Source records -
■ ■ ■ ■ ■
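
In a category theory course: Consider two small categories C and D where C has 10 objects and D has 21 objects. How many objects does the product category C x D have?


The product category C x D has objects that are pairs (c, d).
Number of pairs = |Ob(C)| * |Ob(D)| = 10 * 21 = 210

210


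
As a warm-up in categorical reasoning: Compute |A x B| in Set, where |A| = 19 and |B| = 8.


In Set, the product A x B is the Cartesian product.
By the universal property, |A x B| = |A| * |B|.
|A x B| = 19 * 8 = 152

152


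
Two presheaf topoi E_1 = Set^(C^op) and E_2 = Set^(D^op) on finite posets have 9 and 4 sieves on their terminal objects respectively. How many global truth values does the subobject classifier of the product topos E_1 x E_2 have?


In a product of presheaf topoi E_1 x E_2, the subobject classifier
is Omega = Omega_1 x Omega_2 (componentwise), so
|Omega(top)| = |Omega_1(top_1)| * |Omega_2(top_2)|.
= 9 * 4 = 36.

36


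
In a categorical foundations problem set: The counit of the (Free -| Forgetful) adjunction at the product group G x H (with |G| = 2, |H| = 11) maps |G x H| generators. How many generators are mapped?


The counit epsilon_K: F(U(K)) -> K of the Free-Forgetful adjunction
maps |K| generators of F(U(K)) into K. For K = G x H (the product group),
|G x H| = |G| * |H|.
Total generators mapped = 2 * 11 = 22.

22


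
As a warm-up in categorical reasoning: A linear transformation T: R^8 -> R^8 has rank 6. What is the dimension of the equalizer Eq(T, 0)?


The equalizer of f and the zero map is ker(f).
By the rank-nullity theorem: dim(ker(f)) = dim(domain) - rank(f).
dim(ker(f)) = 8 - 6 = 2

2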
■ ■ ■ ■ ■
Task description - Extract all the material, leaving every line as it is.

The answer -
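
In a category theory course: Consider two small categories C and D where C has 10 objects and D has 21 objects. How many objects does the product category C x D have?


The product category C x D has objects that are pairs (c, d).
Number of pairs = |Ob(C)| * |Ob(D)| = 10 * 21 = 210

210


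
As a warm-up in categorical reasoning: Compute |A x B| in Set, where |A| = 19 and |B| = 8.


In Set, the product A x B is the Cartesian product.
By the universal property, |A x B| = |A| * |B|.
|A x B| = 19 * 8 = 152

152


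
Two presheaf topoi E_1 = Set^(C^op) and E_2 = Set^(D^op) on finite posets have 9 and 4 sieves on their terminal objects respectively. How many global truth values does the subobject classifier of the product topos E_1 x E_2 have?


In a product of presheaf topoi E_1 x E_2, the subobject classifier
is Omega = Omega_1 x Omega_2 (componentwise), so
|Omega(top)| = |Omega_1(top_1)| * |Omega_2(top_2)|.
= 9 * 4 = 36.

36


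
In a categorical foundations problem set: The counit of the (Free -| Forgetful) adjunction at the product group G x H (with |G| = 2, |H| = 11) maps |G x H| generators. How many generators are mapped?


The counit epsilon_K: F(U(K)) -> K of the Free-Forgetful adjunction
maps |K| generators of F(U(K)) into K. For K = G x H (the product group),
|G x H| = |G| * |H|.
Total generators mapped = 2 * 11 = 22.

22


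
As a warm-up in categorical reasoning: A linear transformation T: R^8 -> R^8 has rank 6. What is the dimension of the equalizer Eq(T, 0)?


The equalizer of f and the zero map is ker(f).
By the rank-nullity theorem: dim(ker(f)) = dim(domain) - rank(f).
dim(ker(f)) = 8 - 6 = 2

2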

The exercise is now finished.